What you need to do »
Reproduce each record exactly, leaving out no line.

Data extracted from a collection »
###

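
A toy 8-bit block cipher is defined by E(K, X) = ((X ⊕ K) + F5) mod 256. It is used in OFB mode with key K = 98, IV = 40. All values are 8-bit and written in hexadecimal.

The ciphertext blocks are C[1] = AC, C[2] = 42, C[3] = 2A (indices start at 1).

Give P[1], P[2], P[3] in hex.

P[1] = 61, P[2] = 08, P[3] = ED

OFB decryption: S_i = E(K, S_{i−1}) with S_{0} = IV; P_i = C_i ⊕ S_i.
P[1]: S = E(K, 40) = CD; AC ⊕ CD = 61.
P[2]: S = E(K, CD) = 4A; 42 ⊕ 4A = 08.
P[3]: S = E(K, 4A) = C7; 2A ⊕ C7 = ED.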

###

Task result »
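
A toy 8-bit block cipher is defined by E(K, X) = ((X ⊕ K) + F5) mod 256. It is used in OFB mode with key K = 98, IV = 40. All values are 8-bit and written in hexadecimal.

The ciphertext blocks are C[1] = AC, C[2] = 42, C[3] = 2A (indices start at 1).

Give P[1], P[2], P[3] in hex.

P[1] = 61, P[2] = 08, P[3] = ED

OFB decryption: S_i = E(K, S_{i−1}) with S_{0} = IV; P_i = C_i ⊕ S_i.
P[1]: S = E(K, 40) = CD; AC ⊕ CD = 61.
P[2]: S = E(K, CD) = 4A; 42 ⊕ 4A = 08.
P[3]: S = E(K, 4A) = C7; 2A ⊕ C7 = ED.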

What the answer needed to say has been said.